**PROBLEM STATEMENT**
Where in the listing does the word "sigma" appear? Report each line that holds it.

___

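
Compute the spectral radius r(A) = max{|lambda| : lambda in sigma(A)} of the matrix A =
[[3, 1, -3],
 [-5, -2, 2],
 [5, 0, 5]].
r(A) ≈ 5.0758

The eigenvalues of A are the roots of its characteristic polynomial. With M = A (coefficients from the trace, the sum of principal 2x2 minors, and det A):
  p(λ) = det(λ I - M) = λ^3 - 6λ^2 + 19λ + 25.
No integer candidate from the rational root theorem (±divisors of 25) is a root, so the roots are irrational. The cubic discriminant is Δ = -61015 < 0, so there is one real root and a complex-conjugate pair. p(-1) = -1 and p(0) = 25 have opposite signs, so a root lies in (-1, 0); Newton's method refines it to λ ≈ -0.9704. Dividing out (λ - (-0.9704)) leaves approximately λ^2 - 6.9704λ + 25.7637. For λ^2 - 6.9704λ + 25.7637 the discriminant is -54.4691. It is negative, so the remaining roots are the complex-conjugate pair λ ≈ 3.4852 ± 3.6902i. Their product equals the constant term, so |λ|^2 ≈ 25.7637 and |λ| ≈ 5.0758.
Thus the eigenvalues (to 4 decimals) are -0.9704 (modulus 0.9704); 3.4852 ± 3.6902i (modulus 5.0758). The spectral radius is the largest modulus: r(A) ≈ 5.0758. (Cross-check: r(A) ≤ ||A||_2 ≈ 7.9212; equality holds whenever A is normal, though it can also hold for some non-normal A.)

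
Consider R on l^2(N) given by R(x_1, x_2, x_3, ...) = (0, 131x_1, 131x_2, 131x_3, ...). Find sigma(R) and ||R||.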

___

**SOLUTION BELOW**
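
Compute the spectral radius r(A) = max{|lambda| : lambda in sigma(A)} of the matrix A =
Consider R on l^2(N) given by R(x_1, x_2, x_3, ...) = (0, 131x_1, 131x_2, 131x_3, ...). Find sigma(R) and ||R||.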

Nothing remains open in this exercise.